──────── EXCERPTED RECORDS

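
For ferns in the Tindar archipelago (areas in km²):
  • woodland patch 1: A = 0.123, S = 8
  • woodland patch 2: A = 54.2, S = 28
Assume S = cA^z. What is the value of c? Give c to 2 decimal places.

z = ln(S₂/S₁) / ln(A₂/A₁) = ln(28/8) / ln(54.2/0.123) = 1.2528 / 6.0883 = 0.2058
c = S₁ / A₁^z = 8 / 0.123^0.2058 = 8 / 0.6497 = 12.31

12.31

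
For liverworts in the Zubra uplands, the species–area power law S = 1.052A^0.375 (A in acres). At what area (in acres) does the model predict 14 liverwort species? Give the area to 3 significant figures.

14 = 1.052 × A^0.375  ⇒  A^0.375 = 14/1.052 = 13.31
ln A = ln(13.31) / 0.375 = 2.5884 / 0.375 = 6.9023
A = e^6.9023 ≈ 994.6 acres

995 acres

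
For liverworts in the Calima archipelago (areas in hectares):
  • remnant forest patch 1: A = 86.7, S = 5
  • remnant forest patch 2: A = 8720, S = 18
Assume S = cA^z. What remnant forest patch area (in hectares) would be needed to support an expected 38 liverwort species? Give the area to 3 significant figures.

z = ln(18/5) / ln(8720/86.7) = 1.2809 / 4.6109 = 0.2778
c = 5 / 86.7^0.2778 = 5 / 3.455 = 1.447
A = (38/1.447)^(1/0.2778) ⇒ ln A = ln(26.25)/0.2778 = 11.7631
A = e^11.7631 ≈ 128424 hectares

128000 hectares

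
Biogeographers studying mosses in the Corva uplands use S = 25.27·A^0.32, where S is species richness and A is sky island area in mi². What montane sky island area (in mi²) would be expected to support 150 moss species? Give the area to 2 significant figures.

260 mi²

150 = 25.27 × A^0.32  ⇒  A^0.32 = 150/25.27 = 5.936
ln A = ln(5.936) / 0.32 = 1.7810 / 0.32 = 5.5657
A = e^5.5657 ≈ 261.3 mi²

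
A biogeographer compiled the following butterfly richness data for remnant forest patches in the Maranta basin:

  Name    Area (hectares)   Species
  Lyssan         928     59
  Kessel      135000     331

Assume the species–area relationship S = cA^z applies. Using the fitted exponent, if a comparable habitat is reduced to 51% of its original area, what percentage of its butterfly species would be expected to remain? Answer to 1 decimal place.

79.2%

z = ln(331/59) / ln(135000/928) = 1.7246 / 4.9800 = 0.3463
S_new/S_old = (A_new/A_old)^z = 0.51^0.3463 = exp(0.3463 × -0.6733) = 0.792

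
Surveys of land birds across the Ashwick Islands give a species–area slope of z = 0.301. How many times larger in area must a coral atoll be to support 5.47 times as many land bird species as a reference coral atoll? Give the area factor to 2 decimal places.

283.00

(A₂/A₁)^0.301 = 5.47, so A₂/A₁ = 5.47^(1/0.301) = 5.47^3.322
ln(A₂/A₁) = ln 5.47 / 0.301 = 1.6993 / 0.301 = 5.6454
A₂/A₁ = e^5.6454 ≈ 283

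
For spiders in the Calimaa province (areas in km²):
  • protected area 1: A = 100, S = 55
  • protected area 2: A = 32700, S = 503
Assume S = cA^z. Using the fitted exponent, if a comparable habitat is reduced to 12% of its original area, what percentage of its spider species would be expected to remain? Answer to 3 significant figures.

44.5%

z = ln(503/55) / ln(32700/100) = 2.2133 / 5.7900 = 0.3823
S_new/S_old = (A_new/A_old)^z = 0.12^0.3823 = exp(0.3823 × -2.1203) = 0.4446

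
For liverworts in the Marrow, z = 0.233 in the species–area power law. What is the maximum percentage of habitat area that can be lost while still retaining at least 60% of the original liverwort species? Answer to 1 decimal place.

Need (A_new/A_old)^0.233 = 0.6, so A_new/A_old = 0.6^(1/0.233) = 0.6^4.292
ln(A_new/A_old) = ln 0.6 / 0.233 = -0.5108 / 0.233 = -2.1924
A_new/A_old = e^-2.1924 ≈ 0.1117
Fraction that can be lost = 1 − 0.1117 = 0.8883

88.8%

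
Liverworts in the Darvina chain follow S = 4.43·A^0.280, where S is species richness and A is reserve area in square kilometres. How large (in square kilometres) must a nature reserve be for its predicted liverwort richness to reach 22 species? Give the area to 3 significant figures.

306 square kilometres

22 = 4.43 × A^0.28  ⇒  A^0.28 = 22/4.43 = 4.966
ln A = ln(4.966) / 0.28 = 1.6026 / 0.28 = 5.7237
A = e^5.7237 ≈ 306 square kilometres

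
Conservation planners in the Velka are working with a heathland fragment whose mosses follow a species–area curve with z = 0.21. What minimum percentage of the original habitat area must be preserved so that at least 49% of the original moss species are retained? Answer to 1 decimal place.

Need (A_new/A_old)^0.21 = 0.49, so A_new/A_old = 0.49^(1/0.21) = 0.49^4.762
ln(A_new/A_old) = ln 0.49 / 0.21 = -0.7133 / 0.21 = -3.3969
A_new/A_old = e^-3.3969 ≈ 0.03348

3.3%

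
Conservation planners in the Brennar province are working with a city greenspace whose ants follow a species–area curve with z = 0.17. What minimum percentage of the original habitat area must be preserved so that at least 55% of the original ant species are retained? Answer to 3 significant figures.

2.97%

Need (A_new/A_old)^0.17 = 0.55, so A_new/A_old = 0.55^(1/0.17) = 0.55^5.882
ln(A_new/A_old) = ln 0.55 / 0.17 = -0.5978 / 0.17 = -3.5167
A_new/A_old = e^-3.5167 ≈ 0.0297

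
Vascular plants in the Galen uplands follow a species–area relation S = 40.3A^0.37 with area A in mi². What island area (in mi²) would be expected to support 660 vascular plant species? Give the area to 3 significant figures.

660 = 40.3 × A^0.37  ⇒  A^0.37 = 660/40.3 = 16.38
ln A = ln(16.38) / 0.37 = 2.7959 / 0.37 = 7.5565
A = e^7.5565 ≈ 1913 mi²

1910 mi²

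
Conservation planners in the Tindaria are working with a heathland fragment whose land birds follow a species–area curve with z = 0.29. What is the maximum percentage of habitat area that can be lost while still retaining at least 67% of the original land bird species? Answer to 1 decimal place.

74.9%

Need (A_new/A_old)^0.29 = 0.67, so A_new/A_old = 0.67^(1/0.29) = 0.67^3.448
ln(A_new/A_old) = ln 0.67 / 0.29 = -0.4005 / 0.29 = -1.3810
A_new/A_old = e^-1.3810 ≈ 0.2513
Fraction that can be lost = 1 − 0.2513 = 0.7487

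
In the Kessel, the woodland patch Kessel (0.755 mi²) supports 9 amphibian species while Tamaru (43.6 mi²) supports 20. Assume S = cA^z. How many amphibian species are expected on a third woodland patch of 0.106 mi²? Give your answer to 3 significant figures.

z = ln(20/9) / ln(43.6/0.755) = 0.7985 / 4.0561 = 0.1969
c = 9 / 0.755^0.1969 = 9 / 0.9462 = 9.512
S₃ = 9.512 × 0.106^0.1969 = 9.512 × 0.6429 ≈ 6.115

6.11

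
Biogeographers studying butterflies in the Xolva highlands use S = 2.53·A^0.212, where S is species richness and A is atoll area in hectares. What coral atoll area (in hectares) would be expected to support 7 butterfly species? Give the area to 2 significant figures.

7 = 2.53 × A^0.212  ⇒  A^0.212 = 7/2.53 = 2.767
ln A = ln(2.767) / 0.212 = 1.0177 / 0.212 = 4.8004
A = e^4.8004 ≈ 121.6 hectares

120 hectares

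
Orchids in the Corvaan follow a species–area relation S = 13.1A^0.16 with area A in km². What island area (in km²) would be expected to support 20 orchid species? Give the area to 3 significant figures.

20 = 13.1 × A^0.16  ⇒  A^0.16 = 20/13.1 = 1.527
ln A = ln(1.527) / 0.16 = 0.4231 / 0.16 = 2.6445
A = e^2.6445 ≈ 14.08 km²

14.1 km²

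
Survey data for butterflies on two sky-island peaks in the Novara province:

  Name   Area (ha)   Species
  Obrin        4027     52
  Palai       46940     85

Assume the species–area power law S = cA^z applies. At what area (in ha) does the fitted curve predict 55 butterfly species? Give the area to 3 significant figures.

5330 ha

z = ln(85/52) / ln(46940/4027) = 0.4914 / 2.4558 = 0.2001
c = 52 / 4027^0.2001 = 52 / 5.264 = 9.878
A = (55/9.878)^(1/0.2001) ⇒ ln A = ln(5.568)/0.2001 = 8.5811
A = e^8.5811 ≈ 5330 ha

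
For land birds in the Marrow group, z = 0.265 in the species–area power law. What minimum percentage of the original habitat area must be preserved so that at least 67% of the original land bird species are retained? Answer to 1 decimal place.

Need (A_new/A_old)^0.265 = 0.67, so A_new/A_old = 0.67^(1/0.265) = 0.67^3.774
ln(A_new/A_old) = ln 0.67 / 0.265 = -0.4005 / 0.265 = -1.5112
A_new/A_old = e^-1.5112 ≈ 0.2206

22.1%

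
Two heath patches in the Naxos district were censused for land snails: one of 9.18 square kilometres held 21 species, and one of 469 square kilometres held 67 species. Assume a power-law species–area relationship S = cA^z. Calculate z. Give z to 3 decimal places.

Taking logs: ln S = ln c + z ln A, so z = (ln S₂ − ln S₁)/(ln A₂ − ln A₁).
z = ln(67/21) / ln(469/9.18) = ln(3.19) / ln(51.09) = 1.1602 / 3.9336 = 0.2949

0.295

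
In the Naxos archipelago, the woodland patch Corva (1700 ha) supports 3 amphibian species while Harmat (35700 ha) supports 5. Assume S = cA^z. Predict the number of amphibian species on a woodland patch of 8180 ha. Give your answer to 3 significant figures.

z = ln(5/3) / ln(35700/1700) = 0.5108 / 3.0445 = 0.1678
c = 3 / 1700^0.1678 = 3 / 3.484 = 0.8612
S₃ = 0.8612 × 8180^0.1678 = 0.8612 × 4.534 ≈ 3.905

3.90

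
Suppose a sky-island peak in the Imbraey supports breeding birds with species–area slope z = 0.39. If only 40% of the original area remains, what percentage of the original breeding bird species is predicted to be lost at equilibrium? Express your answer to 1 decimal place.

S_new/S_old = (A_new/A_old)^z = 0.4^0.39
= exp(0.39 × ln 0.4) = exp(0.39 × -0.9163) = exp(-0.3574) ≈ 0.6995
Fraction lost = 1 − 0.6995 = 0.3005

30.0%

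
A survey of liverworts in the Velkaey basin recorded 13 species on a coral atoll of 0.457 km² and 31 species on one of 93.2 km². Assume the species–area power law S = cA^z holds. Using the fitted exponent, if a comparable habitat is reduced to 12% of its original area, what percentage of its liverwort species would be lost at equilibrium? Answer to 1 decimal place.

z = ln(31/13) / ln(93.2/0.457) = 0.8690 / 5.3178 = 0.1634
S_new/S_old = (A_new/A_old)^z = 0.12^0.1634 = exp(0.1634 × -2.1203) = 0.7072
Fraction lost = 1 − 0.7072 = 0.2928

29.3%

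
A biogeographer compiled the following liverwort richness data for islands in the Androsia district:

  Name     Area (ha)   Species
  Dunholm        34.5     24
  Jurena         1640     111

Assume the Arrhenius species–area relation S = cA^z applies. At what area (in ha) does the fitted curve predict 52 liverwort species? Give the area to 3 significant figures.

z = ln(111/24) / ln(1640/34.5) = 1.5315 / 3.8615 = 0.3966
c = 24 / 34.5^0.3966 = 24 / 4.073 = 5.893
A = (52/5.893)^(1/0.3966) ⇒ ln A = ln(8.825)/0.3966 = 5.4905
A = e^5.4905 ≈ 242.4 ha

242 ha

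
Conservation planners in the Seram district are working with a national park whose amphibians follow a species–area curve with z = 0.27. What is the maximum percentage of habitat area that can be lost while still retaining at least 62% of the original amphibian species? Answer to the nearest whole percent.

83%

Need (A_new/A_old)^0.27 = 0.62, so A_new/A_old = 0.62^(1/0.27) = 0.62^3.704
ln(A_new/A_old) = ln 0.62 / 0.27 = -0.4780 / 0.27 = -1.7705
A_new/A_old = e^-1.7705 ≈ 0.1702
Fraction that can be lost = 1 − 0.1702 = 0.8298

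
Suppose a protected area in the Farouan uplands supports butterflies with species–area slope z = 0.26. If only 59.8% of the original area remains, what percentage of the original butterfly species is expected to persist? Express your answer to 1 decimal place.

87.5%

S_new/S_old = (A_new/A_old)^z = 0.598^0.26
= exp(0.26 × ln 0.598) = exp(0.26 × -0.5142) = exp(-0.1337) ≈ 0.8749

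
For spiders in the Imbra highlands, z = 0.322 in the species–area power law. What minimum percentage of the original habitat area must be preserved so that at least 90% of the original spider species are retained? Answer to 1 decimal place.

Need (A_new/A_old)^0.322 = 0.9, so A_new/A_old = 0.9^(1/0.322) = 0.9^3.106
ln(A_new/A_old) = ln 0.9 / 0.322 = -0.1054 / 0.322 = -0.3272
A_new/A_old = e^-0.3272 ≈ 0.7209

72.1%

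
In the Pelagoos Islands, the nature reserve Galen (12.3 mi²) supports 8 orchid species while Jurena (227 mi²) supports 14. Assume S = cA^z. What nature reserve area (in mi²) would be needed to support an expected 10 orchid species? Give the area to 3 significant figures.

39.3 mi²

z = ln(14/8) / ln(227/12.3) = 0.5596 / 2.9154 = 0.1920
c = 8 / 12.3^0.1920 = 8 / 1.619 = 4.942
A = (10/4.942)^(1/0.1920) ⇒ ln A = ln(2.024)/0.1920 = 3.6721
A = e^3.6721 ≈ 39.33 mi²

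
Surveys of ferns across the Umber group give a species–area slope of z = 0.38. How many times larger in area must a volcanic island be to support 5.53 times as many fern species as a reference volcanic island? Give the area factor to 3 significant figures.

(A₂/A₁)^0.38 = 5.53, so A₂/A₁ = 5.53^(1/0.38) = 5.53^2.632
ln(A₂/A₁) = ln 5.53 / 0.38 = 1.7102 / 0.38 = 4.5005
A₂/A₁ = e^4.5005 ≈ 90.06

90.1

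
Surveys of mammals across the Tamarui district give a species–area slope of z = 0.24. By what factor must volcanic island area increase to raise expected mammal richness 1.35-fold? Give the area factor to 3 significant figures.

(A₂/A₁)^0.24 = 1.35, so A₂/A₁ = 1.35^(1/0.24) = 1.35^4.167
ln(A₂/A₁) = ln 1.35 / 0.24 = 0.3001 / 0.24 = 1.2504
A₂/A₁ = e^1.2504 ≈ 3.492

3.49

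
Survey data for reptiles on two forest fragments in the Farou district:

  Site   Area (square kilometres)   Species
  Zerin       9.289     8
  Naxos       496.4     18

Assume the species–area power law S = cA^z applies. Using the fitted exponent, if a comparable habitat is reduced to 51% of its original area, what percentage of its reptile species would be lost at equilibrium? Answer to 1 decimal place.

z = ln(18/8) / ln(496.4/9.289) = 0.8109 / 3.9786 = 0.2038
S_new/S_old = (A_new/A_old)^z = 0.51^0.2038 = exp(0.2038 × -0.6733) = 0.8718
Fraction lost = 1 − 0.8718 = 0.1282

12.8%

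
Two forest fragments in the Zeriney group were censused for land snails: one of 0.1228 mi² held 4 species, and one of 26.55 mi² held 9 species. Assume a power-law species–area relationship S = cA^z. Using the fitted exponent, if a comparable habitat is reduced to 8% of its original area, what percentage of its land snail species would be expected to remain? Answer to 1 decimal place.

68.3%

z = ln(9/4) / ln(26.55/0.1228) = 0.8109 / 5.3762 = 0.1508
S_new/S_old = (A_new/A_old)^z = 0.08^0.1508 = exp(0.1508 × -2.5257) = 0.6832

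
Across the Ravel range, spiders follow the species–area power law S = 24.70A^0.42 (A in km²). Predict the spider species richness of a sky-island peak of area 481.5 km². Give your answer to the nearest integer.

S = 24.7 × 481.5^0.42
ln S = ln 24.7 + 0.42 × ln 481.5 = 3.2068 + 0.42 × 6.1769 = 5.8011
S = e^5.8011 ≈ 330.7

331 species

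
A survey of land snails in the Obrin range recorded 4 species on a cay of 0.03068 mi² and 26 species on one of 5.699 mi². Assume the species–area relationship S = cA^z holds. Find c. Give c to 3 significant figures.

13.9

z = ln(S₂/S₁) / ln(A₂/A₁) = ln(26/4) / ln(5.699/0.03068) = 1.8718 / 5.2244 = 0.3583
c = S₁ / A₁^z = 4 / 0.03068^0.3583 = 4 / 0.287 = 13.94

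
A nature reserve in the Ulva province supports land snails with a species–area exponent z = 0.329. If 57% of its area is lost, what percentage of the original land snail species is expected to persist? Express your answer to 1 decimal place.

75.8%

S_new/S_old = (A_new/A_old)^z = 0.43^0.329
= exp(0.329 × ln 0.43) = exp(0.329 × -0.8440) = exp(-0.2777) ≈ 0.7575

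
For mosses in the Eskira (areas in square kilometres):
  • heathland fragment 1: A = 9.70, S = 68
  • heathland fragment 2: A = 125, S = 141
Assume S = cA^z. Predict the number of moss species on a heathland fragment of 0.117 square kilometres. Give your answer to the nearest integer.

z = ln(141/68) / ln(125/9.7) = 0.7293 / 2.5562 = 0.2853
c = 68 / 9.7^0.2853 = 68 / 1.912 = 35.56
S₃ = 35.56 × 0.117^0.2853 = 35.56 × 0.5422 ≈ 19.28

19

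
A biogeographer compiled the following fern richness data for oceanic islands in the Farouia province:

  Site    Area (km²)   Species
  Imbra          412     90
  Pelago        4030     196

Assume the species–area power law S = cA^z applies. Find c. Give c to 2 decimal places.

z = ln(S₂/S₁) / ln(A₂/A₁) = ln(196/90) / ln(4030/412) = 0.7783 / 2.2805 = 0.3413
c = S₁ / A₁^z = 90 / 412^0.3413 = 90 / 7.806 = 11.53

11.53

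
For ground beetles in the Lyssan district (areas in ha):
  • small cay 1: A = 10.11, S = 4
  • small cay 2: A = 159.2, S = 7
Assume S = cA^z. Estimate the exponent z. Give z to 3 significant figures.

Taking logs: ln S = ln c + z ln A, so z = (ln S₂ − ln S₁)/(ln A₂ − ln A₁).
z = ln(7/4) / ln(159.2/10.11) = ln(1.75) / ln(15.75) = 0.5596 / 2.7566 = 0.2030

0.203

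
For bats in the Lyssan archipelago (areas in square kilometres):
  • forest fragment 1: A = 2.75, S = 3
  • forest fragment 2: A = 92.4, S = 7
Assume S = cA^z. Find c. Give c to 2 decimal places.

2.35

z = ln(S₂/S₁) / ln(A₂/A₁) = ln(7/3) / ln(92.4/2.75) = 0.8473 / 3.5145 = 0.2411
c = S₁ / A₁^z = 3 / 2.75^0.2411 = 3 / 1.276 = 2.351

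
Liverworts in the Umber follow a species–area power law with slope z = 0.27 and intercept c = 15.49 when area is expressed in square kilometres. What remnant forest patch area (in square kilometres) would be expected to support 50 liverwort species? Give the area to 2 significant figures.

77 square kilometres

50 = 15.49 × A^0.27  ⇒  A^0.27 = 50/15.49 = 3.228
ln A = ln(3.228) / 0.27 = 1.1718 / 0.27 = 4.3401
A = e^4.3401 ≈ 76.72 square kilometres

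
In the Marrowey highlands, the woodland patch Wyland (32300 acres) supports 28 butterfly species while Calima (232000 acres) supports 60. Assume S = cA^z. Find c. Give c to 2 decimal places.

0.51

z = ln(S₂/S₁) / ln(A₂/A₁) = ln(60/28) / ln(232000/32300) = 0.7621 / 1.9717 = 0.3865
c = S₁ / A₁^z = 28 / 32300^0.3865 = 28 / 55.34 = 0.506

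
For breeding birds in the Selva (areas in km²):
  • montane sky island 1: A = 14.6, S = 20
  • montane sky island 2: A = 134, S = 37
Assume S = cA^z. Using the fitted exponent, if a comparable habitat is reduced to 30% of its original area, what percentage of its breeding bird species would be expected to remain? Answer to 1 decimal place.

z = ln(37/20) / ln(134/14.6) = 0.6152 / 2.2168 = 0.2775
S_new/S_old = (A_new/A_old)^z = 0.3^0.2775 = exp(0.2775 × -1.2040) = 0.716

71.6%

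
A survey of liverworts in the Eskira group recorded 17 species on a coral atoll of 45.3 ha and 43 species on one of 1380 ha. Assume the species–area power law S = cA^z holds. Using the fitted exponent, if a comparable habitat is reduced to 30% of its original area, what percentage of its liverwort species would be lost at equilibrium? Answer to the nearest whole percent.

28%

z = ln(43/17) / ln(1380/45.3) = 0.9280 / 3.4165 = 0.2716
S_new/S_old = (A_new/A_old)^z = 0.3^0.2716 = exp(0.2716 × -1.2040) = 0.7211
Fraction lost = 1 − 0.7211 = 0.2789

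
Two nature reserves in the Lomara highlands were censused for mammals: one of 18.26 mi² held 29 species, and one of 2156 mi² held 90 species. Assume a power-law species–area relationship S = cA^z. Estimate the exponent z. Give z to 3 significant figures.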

────────────────

§ ASSIGNED TASK
Look for the word "Site" in every line of the records. State how many lines contain it, and write only the number.

§ PROBLEM SOLUTION
2